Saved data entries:
● ● ● ● ● ● ●

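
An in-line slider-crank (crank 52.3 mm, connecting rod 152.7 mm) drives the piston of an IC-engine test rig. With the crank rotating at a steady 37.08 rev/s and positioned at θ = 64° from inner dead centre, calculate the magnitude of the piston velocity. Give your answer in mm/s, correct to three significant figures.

12700

ω = 2π·37.1 = 233 rad/s
For an in-line slider-crank, x = r cosθ + √(L² − r² sin²θ), so v = −rω sinθ·[1 + r cosθ/√(L² − r² sin²θ)].
With r = 0.0523 m, L = 0.1527 m, θ = 64°: √(L² − r² sin²θ) = 0.14528 m.
v = −0.0523·233·0.89879·[1 + 0.0523·0.43837/0.14528] = -12.68 m/s.
|v| = 12.68 m/s = 12680 mm/s.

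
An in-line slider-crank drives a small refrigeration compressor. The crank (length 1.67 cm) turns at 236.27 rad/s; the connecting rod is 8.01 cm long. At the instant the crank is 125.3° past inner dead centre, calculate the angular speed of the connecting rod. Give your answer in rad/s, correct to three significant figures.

28.9

ω = 236.3 rad/s
The rod makes angle φ with the slider axis where L sinφ = r sinθ; differentiating, L cosφ·φ̇ = r ω cosθ.
L cosφ = √(L² − r² sin²θ) = 0.078932 m.
|ω_rod| = r ω |cosθ| / √(L² − r² sin²θ) = 0.0167·236.3·0.57786/0.078932 = 28.886 rad/s.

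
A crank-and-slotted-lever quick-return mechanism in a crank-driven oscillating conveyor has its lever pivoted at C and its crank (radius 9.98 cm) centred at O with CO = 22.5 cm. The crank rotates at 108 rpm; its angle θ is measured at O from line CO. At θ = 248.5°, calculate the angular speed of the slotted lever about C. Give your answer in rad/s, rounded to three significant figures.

0.443

ω = 11.31 rad/s (from 108 rpm).
Crank pin A relative to C: A = (d + r cosθ, r sinθ); lever angle φ = atan2(r sinθ, d + r cosθ).
Differentiating tanφ: φ̇ = rω(d cosθ + r)/(d² + r² + 2dr cosθ).
d² + r² + 2dr cosθ = |CA|² = 0.0441255 m²;  d cosθ + r = +0.017337 m.
|ω_lever| = |0.0998·11.31·+0.017337| / 0.0441255 = 0.44348 rad/s.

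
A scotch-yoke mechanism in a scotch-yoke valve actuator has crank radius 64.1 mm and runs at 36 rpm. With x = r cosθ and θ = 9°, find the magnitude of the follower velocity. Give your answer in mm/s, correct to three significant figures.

37.8

ω = 3.77 rad/s (from 36 rpm).
x = r cosθ ⇒ ẋ = −rω sinθ.
|v| = rω|sinθ| = 0.0641·3.77·|sin 9°| = 0.037803 m/s = 37.803 mm/s.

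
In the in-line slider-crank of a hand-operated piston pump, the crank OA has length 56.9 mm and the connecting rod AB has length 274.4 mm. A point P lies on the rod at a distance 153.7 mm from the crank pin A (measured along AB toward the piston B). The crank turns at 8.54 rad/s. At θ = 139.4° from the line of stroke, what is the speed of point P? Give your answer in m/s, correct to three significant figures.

0.331

ω = 8.54 rad/s.  Crank-pin speed |V_A| = rω = 0.48593 m/s, perpendicular to OA.
Rod angle: sinφ = −(r/L) sinθ ⇒ φ = -7.755°; ω_rod = −rω cosθ/√(L²−r²sin²θ) = +1.357 rad/s.
V_P = V_A + ω_rod × AP, with AP = 0.1537 m along the rod.
Components: V_Px = −rω sinθ − a·ω_rod·sinφ = -0.28808 m/s;  V_Py = rω cosθ + a·ω_rod·cosφ = -0.16229 m/s.
|V_P| = √(V_Px² + V_Py²) = 0.33065 m/s.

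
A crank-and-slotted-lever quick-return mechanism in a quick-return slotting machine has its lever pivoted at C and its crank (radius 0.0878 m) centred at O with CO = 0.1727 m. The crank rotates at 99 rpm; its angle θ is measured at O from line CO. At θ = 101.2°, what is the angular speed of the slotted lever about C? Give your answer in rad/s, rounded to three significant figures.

ω = 10.37 rad/s (from 99 rpm).
Crank pin A relative to C: A = (d + r cosθ, r sinθ); lever angle φ = atan2(r sinθ, d + r cosθ).
Differentiating tanφ: φ̇ = rω(d cosθ + r)/(d² + r² + 2dr cosθ).
d² + r² + 2dr cosθ = |CA|² = 0.0316438 m²;  d cosθ + r = +0.054256 m.
|ω_lever| = |0.0878·10.37·+0.054256| / 0.0316438 = 1.5607 rad/s.

1.56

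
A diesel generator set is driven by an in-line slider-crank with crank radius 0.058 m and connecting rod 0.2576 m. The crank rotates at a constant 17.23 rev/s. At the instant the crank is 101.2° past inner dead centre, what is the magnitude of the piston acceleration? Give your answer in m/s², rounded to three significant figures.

277

ω = 2π·17.2 = 108.3 rad/s
x(θ) = r cosθ + √(L² − r² sin²θ); with ω constant, a = ω²·d²x/dθ².
d²x/dθ² = −r cosθ − r²(cos2θ)/√u − r⁴ sin²2θ/(4u^{3/2}),  u = L² − r² sin²θ = 0.0631207 m².
Substituting r = 0.058 m, L = 0.2576 m, θ = 101.2°: d²x/dθ² = +0.023619 m.
a = ω²·d²x/dθ² = (108.3)²·(+0.023619) = +276.82 m/s²;  |a| = 276.82 m/s².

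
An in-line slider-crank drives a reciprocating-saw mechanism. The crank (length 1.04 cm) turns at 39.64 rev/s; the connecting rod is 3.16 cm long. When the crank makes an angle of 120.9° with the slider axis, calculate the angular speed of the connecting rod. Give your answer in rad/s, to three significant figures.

ω = 249.1 rad/s (converted from 39.64 rev/s).
The rod makes angle φ with the slider axis where L sinφ = r sinθ; differentiating, L cosφ·φ̇ = r ω cosθ.
L cosφ = √(L² − r² sin²θ) = 0.030314 m.
|ω_rod| = r ω |cosθ| / √(L² − r² sin²θ) = 0.0104·249.1·0.51354/0.030314 = 43.882 rad/s.

43.9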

● ● ● ● ● ● ●

The entries listed above are to be output exactly. Leave none out.

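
An in-line slider-crank (crank 52.3 mm, connecting rod 152.7 mm) drives the piston of an IC-engine test rig. With the crank rotating at a steady 37.08 rev/s and positioned at θ = 64° from inner dead centre, calculate the magnitude of the piston velocity. Give your answer in mm/s, correct to three significant figures.

12700

ω = 2π·37.1 = 233 rad/s
For an in-line slider-crank, x = r cosθ + √(L² − r² sin²θ), so v = −rω sinθ·[1 + r cosθ/√(L² − r² sin²θ)].
With r = 0.0523 m, L = 0.1527 m, θ = 64°: √(L² − r² sin²θ) = 0.14528 m.
v = −0.0523·233·0.89879·[1 + 0.0523·0.43837/0.14528] = -12.68 m/s.
|v| = 12.68 m/s = 12680 mm/s.

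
An in-line slider-crank drives a small refrigeration compressor. The crank (length 1.67 cm) turns at 236.27 rad/s; the connecting rod is 8.01 cm long. At the instant the crank is 125.3° past inner dead centre, calculate the angular speed of the connecting rod. Give your answer in rad/s, correct to three significant figures.

28.9

ω = 236.3 rad/s
The rod makes angle φ with the slider axis where L sinφ = r sinθ; differentiating, L cosφ·φ̇ = r ω cosθ.
L cosφ = √(L² − r² sin²θ) = 0.078932 m.
|ω_rod| = r ω |cosθ| / √(L² − r² sin²θ) = 0.0167·236.3·0.57786/0.078932 = 28.886 rad/s.

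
A crank-and-slotted-lever quick-return mechanism in a crank-driven oscillating conveyor has its lever pivoted at C and its crank (radius 9.98 cm) centred at O with CO = 22.5 cm. The crank rotates at 108 rpm; its angle θ is measured at O from line CO. At θ = 248.5°, calculate the angular speed of the slotted lever about C. Give your answer in rad/s, rounded to three significant figures.

0.443

ω = 11.31 rad/s (from 108 rpm).
Crank pin A relative to C: A = (d + r cosθ, r sinθ); lever angle φ = atan2(r sinθ, d + r cosθ).
Differentiating tanφ: φ̇ = rω(d cosθ + r)/(d² + r² + 2dr cosθ).
d² + r² + 2dr cosθ = |CA|² = 0.0441255 m²;  d cosθ + r = +0.017337 m.
|ω_lever| = |0.0998·11.31·+0.017337| / 0.0441255 = 0.44348 rad/s.

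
A scotch-yoke mechanism in a scotch-yoke valve actuator has crank radius 64.1 mm and runs at 36 rpm. With x = r cosθ and θ = 9°, find the magnitude of the follower velocity. Give your answer in mm/s, correct to three significant figures.

37.8

ω = 3.77 rad/s (from 36 rpm).
x = r cosθ ⇒ ẋ = −rω sinθ.
|v| = rω|sinθ| = 0.0641·3.77·|sin 9°| = 0.037803 m/s = 37.803 mm/s.

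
In the in-line slider-crank of a hand-operated piston pump, the crank OA has length 56.9 mm and the connecting rod AB has length 274.4 mm. A point P lies on the rod at a distance 153.7 mm from the crank pin A (measured along AB toward the piston B). The crank turns at 8.54 rad/s. At θ = 139.4° from the line of stroke, what is the speed of point P? Give your answer in m/s, correct to three significant figures.

0.331

ω = 8.54 rad/s.  Crank-pin speed |V_A| = rω = 0.48593 m/s, perpendicular to OA.
Rod angle: sinφ = −(r/L) sinθ ⇒ φ = -7.755°; ω_rod = −rω cosθ/√(L²−r²sin²θ) = +1.357 rad/s.
V_P = V_A + ω_rod × AP, with AP = 0.1537 m along the rod.
Components: V_Px = −rω sinθ − a·ω_rod·sinφ = -0.28808 m/s;  V_Py = rω cosθ + a·ω_rod·cosφ = -0.16229 m/s.
|V_P| = √(V_Px² + V_Py²) = 0.33065 m/s.

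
A crank-and-slotted-lever quick-return mechanism in a quick-return slotting machine has its lever pivoted at C and its crank (radius 0.0878 m) centred at O with CO = 0.1727 m. The crank rotates at 99 rpm; its angle θ is measured at O from line CO. At θ = 101.2°, what is the angular speed of the slotted lever about C? Give your answer in rad/s, rounded to three significant figures.

ω = 10.37 rad/s (from 99 rpm).
Crank pin A relative to C: A = (d + r cosθ, r sinθ); lever angle φ = atan2(r sinθ, d + r cosθ).
Differentiating tanφ: φ̇ = rω(d cosθ + r)/(d² + r² + 2dr cosθ).
d² + r² + 2dr cosθ = |CA|² = 0.0316438 m²;  d cosθ + r = +0.054256 m.
|ω_lever| = |0.0878·10.37·+0.054256| / 0.0316438 = 1.5607 rad/s.

1.56

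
A diesel generator set is driven by an in-line slider-crank with crank radius 0.058 m and connecting rod 0.2576 m. The crank rotates at a constant 17.23 rev/s. At the instant the crank is 101.2° past inner dead centre, what is the magnitude of the piston acceleration? Give your answer in m/s², rounded to three significant figures.

277

ω = 2π·17.2 = 108.3 rad/s
x(θ) = r cosθ + √(L² − r² sin²θ); with ω constant, a = ω²·d²x/dθ².
d²x/dθ² = −r cosθ − r²(cos2θ)/√u − r⁴ sin²2θ/(4u^{3/2}),  u = L² − r² sin²θ = 0.0631207 m².
Substituting r = 0.058 m, L = 0.2576 m, θ = 101.2°: d²x/dθ² = +0.023619 m.
a = ω²·d²x/dθ² = (108.3)²·(+0.023619) = +276.82 m/s²;  |a| = 276.82 m/s².

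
An in-line slider-crank drives a reciprocating-saw mechanism. The crank (length 1.04 cm) turns at 39.64 rev/s; the connecting rod is 3.16 cm long. When the crank makes an angle of 120.9° with the slider axis, calculate the angular speed of the connecting rod. Give your answer in rad/s, to three significant figures.

ω = 249.1 rad/s (converted from 39.64 rev/s).
The rod makes angle φ with the slider axis where L sinφ = r sinθ; differentiating, L cosφ·φ̇ = r ω cosθ.
L cosφ = √(L² − r² sin²θ) = 0.030314 m.
|ω_rod| = r ω |cosθ| / √(L² − r² sin²θ) = 0.0104·249.1·0.51354/0.030314 = 43.882 rad/s.

43.9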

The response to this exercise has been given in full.